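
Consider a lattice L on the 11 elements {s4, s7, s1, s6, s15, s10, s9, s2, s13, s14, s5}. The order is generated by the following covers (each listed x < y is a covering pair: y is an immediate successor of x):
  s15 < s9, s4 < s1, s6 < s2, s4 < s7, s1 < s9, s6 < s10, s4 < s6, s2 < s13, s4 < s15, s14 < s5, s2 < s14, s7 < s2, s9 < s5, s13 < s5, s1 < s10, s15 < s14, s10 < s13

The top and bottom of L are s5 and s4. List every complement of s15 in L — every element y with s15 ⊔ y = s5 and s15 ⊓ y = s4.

s10, s13

Need y with s15 ∨ y = s5 and s15 ∧ y = s4.
Checking each element gives: s10, s13.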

----------------

Print exactly the lines above, starting at the line that contains "s15 < s9, s4" and ending with the last line of the records, both included.

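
  s15 < s9, s4 < s1, s6 < s2, s4 < s7, s1 < s9, s6 < s10, s4 < s6, s2 < s13, s4 < s15, s14 < s5, s2 < s14, s7 < s2, s9 < s5, s13 < s5, s1 < s10, s15 < s14, s10 < s13

The top and bottom of L are s5 and s4. List every complement of s15 in L — every element y with s15 ⊔ y = s5 and s15 ⊓ y = s4.

s10, s13

Need y with s15 ∨ y = s5 and s15 ∧ y = s4.
Checking each element gives: s10, s13.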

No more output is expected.